- Opening Delimiter -

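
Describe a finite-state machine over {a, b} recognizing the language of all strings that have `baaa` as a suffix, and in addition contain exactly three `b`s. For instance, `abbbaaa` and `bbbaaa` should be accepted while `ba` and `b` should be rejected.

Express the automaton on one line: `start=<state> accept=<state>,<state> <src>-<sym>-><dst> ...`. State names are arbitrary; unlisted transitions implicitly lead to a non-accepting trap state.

Build one automaton per condition and run them in lockstep. One (5 states) tracks how much of the suffix `baaa` has currently been matched; the other (5 states) tracks the count of `b`s, saturating at 4. Each combined state is a pair, one component from each; accept when both components accept.
A 21-state machine:
          a    b  
>  s0     s0   s1 
   s1     s2   s3 
   s2     s4   s3 
   s3     s5   s6 
   s4     s7   s3 
   s5     s8   s6 
   s6     s9  s10 
   s7    s11   s3 
   s8    s12   s6 
   s9    s13  s10 
   s10   s14  s10 
   s11   s11   s3 
   s12   s15   s6 
   s13   s16  s10 
   s14   s17  s10 
   s15   s15   s6 
 * s16   s18  s10 
   s17   s19  s10 
   s18   s18  s10 
   s19   s20  s10 
   s20   s20  s10 
(> = start, * = accepting)

start=s0 accept=s16 s0-a->s0 s0-b->s1 s1-a->s2 s1-b->s3 s2-a->s4 s2-b->s3 s3-a->s5 s3-b->s6 s4-a->s7 s4-b->s3 s5-a->s8 s5-b->s6 s6-a->s9 s6-b->s10 s7-a->s11 s7-b->s3 s8-a->s12 s8-b->s6 s9-a->s13 s9-b->s10 s10-a->s14 s10-b->s10 s11-a->s11 s11-b->s3 s12-a->s15 s12-b->s6 s13-a->s16 s13-b->s10 s14-a->s17 s14-b->s10 s15-a->s15 s15-b->s6 s16-a->s18 s16-b->s10 s17-a->s19 s17-b->s10 s18-a->s18 s18-b->s10 s19-a->s20 s19-b->s10 s20-a->s20 s20-b->s10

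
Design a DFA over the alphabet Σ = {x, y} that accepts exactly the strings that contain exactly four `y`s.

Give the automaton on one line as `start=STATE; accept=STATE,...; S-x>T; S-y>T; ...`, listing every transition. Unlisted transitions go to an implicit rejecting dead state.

Count `y`s, saturating at 5: states A through E mean 0 through 4 `y`s seen; F means more than 4. Each `y` increments (capped at F); other symbols loop. Accept from {E}.
With 6 states:
       x  y 
>  A   A  B 
   B   B  C 
   C   C  D 
   D   D  E 
 * E   E  F 
   F   F  F 
(> = start, * = accepting)

start=A; accept=E; A-x>A; A-y>B; B-x>B; B-y>C; C-x>C; C-y>D; D-x>D; D-y>E; E-x>E; E-y>F; F-x>F; F-y>F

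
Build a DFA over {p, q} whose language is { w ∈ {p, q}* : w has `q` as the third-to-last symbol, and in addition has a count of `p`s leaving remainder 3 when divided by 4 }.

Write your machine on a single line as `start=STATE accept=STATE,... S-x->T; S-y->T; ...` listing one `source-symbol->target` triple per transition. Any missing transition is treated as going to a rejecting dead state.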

- Closing Delimiter -

• **Problem details**: Write the number of lines above that contain the string "exactly", and nothing besides.

• **Expected answer**: 2